Supplied records START
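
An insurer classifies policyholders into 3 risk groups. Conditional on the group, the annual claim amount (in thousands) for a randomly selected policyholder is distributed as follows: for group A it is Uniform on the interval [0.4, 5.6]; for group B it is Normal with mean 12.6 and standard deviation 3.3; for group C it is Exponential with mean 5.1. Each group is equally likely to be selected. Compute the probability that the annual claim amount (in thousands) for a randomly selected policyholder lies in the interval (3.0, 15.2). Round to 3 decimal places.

0.596

Conditional on each group, P(3.0 < X < 15.2): A: 0.5; B: 0.782804; C: 0.504533.
By total probability, P(3.0 < X < 15.2) = 0.333333·0.5 + 0.333333·0.782804 + 0.333333·0.504533 = 0.595779.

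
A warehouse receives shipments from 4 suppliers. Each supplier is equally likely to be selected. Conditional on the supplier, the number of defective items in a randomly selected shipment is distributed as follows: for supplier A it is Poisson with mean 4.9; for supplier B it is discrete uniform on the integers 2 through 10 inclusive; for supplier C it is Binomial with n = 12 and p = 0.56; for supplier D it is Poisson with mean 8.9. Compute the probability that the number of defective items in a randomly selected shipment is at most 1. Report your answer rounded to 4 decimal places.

0.0115

Conditional on each supplier, P(X ≤ 1): A: 0.0439348; B: 0; C: 0.000856826; D: 0.00135025.
By total probability, P(X ≤ 1) = 0.25·0.0439348 + 0.25·0 + 0.25·0.000856826 + 0.25·0.00135025 = 0.0115355.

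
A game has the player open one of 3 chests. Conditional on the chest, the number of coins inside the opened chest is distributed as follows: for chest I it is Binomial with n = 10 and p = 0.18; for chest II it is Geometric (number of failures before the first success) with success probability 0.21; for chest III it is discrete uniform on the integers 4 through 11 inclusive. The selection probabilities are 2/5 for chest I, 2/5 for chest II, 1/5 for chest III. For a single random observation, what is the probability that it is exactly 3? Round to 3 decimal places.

0.111

Conditional on each chest, P(X = 3): I: 0.17446; II: 0.103538; III: 0.
By total probability, P(X = 3) = 0.4·0.17446 + 0.4·0.103538 + 0.2·0 = 0.111199.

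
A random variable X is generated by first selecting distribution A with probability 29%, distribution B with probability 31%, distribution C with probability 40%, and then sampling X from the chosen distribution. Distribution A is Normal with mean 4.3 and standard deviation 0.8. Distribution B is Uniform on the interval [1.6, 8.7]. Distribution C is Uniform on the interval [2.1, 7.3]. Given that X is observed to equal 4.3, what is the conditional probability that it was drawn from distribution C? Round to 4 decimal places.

Likelihoods f(4.3 | ·): A: 0.498678; B: 0.140845; C: 0.192308.
Posterior ∝ prior × likelihood. Numerator for C: 0.4·0.192308 = 0.0769231.
Normalizing constant: 0.29·0.498678 + 0.31·0.140845 + 0.4·0.192308 = 0.265202.
P(C | observation) = 0.0769231 / 0.265202 = 0.290055.

0.2901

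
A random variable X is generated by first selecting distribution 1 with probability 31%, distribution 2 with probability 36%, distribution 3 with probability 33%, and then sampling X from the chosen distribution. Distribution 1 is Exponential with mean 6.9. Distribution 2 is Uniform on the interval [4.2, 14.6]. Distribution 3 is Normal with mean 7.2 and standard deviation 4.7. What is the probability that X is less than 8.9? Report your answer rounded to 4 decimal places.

0.5989

Conditional on each component, P(X < 8.9): 1: 0.724689; 2: 0.451923; 3: 0.641213.
By total probability, P(X < 8.9) = 0.31·0.724689 + 0.36·0.451923 + 0.33·0.641213 = 0.598946.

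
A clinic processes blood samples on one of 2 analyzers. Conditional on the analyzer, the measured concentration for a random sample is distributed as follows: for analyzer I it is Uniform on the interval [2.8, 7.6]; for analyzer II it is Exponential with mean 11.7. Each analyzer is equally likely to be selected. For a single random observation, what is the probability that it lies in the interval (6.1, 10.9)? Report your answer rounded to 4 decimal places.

0.2561

Conditional on each analyzer, P(6.1 < X < 10.9): I: 0.3125; II: 0.199795.
By total probability, P(6.1 < X < 10.9) = 0.5·0.3125 + 0.5·0.199795 = 0.256147.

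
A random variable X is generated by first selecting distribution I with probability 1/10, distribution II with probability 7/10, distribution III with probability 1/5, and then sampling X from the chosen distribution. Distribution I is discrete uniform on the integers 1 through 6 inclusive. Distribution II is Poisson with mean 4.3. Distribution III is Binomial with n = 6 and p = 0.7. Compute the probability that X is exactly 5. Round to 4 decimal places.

0.1935

Conditional on each component, P(X = 5): I: 0.166667; II: 0.166224; III: 0.302526.
By total probability, P(X = 5) = 0.1·0.166667 + 0.7·0.166224 + 0.2·0.302526 = 0.193529.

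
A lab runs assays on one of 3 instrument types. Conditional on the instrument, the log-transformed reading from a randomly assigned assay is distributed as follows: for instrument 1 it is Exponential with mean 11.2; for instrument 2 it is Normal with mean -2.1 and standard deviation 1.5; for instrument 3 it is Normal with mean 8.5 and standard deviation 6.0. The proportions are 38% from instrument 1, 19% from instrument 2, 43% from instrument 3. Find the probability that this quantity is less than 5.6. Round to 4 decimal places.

0.4747

Conditional on each instrument, P(X < 5.6): 1: 0.393469; 2: 1; 3: 0.31443.
By total probability, P(X < 5.6) = 0.38·0.393469 + 0.19·1 + 0.43·0.31443 = 0.474723.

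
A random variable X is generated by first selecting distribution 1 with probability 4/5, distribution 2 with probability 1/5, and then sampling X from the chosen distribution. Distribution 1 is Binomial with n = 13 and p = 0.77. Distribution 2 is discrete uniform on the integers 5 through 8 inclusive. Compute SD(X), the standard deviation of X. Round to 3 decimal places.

2.016

Per component, 1: μ=10.01, E[X²]=102.502; 2: μ=6.5, E[X²]=43.5.
E[X] = 0.8·10.01 + 0.2·6.5 = 9.308.
E[X²] = 0.8·102.502 + 0.2·43.5 = 90.7019.
Var(X) = E[X²] − (E[X])² = 90.7019 − 86.6389 = 4.06306.
SD(X) = √4.06306 = 2.0157.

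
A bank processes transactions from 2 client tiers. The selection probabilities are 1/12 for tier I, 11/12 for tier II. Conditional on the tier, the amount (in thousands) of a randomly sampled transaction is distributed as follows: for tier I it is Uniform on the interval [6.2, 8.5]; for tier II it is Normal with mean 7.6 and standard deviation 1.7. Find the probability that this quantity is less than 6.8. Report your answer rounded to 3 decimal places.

0.314

Conditional on each tier, P(X < 6.8): I: 0.26087; II: 0.318967.
By total probability, P(X < 6.8) = 0.0833333·0.26087 + 0.916667·0.318967 = 0.314126.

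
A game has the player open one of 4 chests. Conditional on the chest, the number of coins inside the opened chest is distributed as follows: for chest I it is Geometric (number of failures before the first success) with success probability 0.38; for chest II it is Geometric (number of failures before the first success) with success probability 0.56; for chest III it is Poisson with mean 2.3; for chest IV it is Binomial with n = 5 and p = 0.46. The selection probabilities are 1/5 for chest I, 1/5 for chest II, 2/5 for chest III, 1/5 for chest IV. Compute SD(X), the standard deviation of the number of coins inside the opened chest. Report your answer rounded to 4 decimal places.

1.6325

Per component, I: μ=1.63158, E[X²]=6.95568; II: μ=0.785714, E[X²]=2.02041; III: μ=2.3, E[X²]=7.59; IV: μ=2.3, E[X²]=6.532.
E[X] = 0.2·1.63158 + 0.2·0.785714 + 0.4·2.3 + 0.2·2.3 = 1.86346.
E[X²] = 0.2·6.95568 + 0.2·2.02041 + 0.4·7.59 + 0.2·6.532 = 6.13762.
Var(X) = E[X²] − (E[X])² = 6.13762 − 3.47248 = 2.66514.
SD(X) = √2.66514 = 1.63253.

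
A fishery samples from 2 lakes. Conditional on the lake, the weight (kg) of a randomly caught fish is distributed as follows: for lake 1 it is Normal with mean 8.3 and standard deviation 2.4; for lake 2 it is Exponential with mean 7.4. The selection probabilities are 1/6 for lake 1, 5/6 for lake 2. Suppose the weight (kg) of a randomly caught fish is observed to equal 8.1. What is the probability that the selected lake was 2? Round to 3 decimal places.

0.577

Likelihoods f(8.1 | ·): 1: 0.16565; 2: 0.0452264.
Posterior ∝ prior × likelihood. Numerator for 2: 0.833333·0.0452264 = 0.0376887.
Normalizing constant: 0.166667·0.16565 + 0.833333·0.0452264 = 0.065297.
P(2 | observation) = 0.0376887 / 0.065297 = 0.577189.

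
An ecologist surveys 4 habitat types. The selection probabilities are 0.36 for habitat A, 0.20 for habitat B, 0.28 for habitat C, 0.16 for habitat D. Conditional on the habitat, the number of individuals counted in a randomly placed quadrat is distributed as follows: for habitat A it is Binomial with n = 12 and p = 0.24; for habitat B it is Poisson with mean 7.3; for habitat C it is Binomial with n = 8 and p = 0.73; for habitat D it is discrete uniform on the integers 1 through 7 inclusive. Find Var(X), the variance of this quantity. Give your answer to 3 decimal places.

6.311

Per component, A: μ=2.88, E[X²]=10.4832; B: μ=7.3, E[X²]=60.59; C: μ=5.84, E[X²]=35.6824; D: μ=4, E[X²]=20.
E[X] = 0.36·2.88 + 0.2·7.3 + 0.28·5.84 + 0.16·4 = 4.772.
E[X²] = 0.36·10.4832 + 0.2·60.59 + 0.28·35.6824 + 0.16·20 = 29.083.
Var(X) = E[X²] − (E[X])² = 29.083 − 22.772 = 6.31104.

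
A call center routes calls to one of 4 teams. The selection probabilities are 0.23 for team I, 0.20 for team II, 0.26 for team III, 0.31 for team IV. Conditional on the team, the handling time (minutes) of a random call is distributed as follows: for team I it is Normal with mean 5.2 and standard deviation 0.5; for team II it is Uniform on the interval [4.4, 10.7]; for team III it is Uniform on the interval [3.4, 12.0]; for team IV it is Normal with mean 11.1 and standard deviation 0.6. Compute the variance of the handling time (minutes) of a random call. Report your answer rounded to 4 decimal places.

Per component, I: μ=5.2, E[X²]=27.29; II: μ=7.55, E[X²]=60.31; III: μ=7.7, E[X²]=65.4533; IV: μ=11.1, E[X²]=123.57.
E[X] = 0.23·5.2 + 0.2·7.55 + 0.26·7.7 + 0.31·11.1 = 8.149.
E[X²] = 0.23·27.29 + 0.2·60.31 + 0.26·65.4533 + 0.31·123.57 = 73.6633.
Var(X) = E[X²] − (E[X])² = 73.6633 − 66.4062 = 7.25707.

7.2571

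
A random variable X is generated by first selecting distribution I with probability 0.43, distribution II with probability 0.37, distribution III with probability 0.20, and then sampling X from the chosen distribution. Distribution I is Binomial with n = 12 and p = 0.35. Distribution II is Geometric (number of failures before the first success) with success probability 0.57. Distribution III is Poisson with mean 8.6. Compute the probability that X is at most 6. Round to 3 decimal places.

Conditional on each component, P(X ≤ 6): I: 0.915368; II: 0.997282; III: 0.245676.
By total probability, P(X ≤ 6) = 0.43·0.915368 + 0.37·0.997282 + 0.2·0.245676 = 0.811738.

0.812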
Supplied records END
Activity | Every line from the one containing "6. Round to 3 decimal places." through the final line of the data above is to be restated word for word, and nothing more.

Task result |
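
A random variable X is generated by first selecting distribution I with probability 0.43, distribution II with probability 0.37, distribution III with probability 0.20, and then sampling X from the chosen distribution. Distribution I is Binomial with n = 12 and p = 0.35. Distribution II is Geometric (number of failures before the first success) with success probability 0.57. Distribution III is Poisson with mean 8.6. Compute the probability that X is at most 6. Round to 3 decimal places.

Conditional on each component, P(X ≤ 6): I: 0.915368; II: 0.997282; III: 0.245676.
By total probability, P(X ≤ 6) = 0.43·0.915368 + 0.37·0.997282 + 0.2·0.245676 = 0.811738.

0.812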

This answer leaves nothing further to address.